--- START ---
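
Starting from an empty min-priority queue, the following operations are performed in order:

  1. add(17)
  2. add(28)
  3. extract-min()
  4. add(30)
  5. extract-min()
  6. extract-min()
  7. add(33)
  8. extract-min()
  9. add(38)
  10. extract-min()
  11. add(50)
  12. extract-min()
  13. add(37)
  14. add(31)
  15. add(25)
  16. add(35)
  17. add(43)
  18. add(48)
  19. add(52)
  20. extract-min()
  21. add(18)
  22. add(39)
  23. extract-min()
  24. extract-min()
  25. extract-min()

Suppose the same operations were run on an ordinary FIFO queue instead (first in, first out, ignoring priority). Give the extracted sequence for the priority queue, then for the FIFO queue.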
--- END ---
Each entry must be printed again exactly as given.

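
Starting from an empty min-priority queue, the following operations are performed in order:

  1. add(17)
  2. add(28)
  3. extract-min()
  4. add(30)
  5. extract-min()
  6. extract-min()
  7. add(33)
  8. extract-min()
  9. add(38)
  10. extract-min()
  11. add(50)
  12. extract-min()
  13. add(37)
  14. add(31)
  15. add(25)
  16. add(35)
  17. add(43)
  18. add(48)
  19. add(52)
  20. extract-min()
  21. add(18)
  22. add(39)
  23. extract-min()
  24. extract-min()
  25. extract-min()

Suppose the same operations were run on an ordinary FIFO queue instead (first in, first out, ignoring priority). Give the extracted sequence for the priority queue, then for the FIFO queue.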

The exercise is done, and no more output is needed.